─── INFORMATION
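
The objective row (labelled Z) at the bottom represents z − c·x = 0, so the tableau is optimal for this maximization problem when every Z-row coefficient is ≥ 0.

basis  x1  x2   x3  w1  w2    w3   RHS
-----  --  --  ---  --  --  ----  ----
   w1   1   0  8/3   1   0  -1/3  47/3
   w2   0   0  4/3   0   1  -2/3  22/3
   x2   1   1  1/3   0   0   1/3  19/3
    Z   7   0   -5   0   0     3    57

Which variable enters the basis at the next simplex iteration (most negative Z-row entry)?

Negative Z-row entries: x3: -5.
The most negative is -5 in column x3, so x3 enters.

x3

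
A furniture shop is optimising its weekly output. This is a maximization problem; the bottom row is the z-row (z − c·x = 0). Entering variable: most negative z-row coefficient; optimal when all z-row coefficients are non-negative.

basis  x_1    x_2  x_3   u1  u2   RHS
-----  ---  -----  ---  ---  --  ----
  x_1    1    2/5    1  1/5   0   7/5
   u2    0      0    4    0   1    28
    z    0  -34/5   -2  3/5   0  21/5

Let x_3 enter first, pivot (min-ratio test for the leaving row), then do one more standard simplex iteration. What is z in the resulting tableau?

Ratio test on column x_3 — row 1: (7/5)/1 = 7/5; row 2: 28/4 = 7. Minimum is 7/5 at row 1 (x_1 leaves); pivot element 1.
Pivot on row 1; the z-row RHS becomes 21/5 − (-2)·(7/5) = 7.
Next entering variable (most negative z-row entry -6): x_2.
Ratio test on column x_2 — row 1: (7/5)/(2/5) = 7/2; row 2: entry -8/5 ≤ 0. Minimum is 7/2 at row 1 (x_3 leaves); pivot element 2/5.
After the second pivot the z-row RHS is 7 − (-6)·(7/2) = 28.

28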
──────
■ WHAT IS BEING ASKED ■
Your task is to transcribe the material, which must come out exactly as written.

■ SOLVED EXERCISE ■
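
The objective row (labelled Z) at the bottom represents z − c·x = 0, so the tableau is optimal for this maximization problem when every Z-row coefficient is ≥ 0.

basis  x1  x2   x3  w1  w2    w3   RHS
-----  --  --  ---  --  --  ----  ----
   w1   1   0  8/3   1   0  -1/3  47/3
   w2   0   0  4/3   0   1  -2/3  22/3
   x2   1   1  1/3   0   0   1/3  19/3
    Z   7   0   -5   0   0     3    57

Which variable enters the basis at the next simplex iteration (most negative Z-row entry)?

Negative Z-row entries: x3: -5.
The most negative is -5 in column x3, so x3 enters.

x3

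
A furniture shop is optimising its weekly output. This is a maximization problem; the bottom row is the z-row (z − c·x = 0). Entering variable: most negative z-row coefficient; optimal when all z-row coefficients are non-negative.

basis  x_1    x_2  x_3   u1  u2   RHS
-----  ---  -----  ---  ---  --  ----
  x_1    1    2/5    1  1/5   0   7/5
   u2    0      0    4    0   1    28
    z    0  -34/5   -2  3/5   0  21/5

Let x_3 enter first, pivot (min-ratio test for the leaving row), then do one more standard simplex iteration. What is z in the resulting tableau?

Ratio test on column x_3 — row 1: (7/5)/1 = 7/5; row 2: 28/4 = 7. Minimum is 7/5 at row 1 (x_1 leaves); pivot element 1.
Pivot on row 1; the z-row RHS becomes 21/5 − (-2)·(7/5) = 7.
Next entering variable (most negative z-row entry -6): x_2.
Ratio test on column x_2 — row 1: (7/5)/(2/5) = 7/2; row 2: entry -8/5 ≤ 0. Minimum is 7/2 at row 1 (x_3 leaves); pivot element 2/5.
After the second pivot the z-row RHS is 7 − (-6)·(7/2) = 28.

28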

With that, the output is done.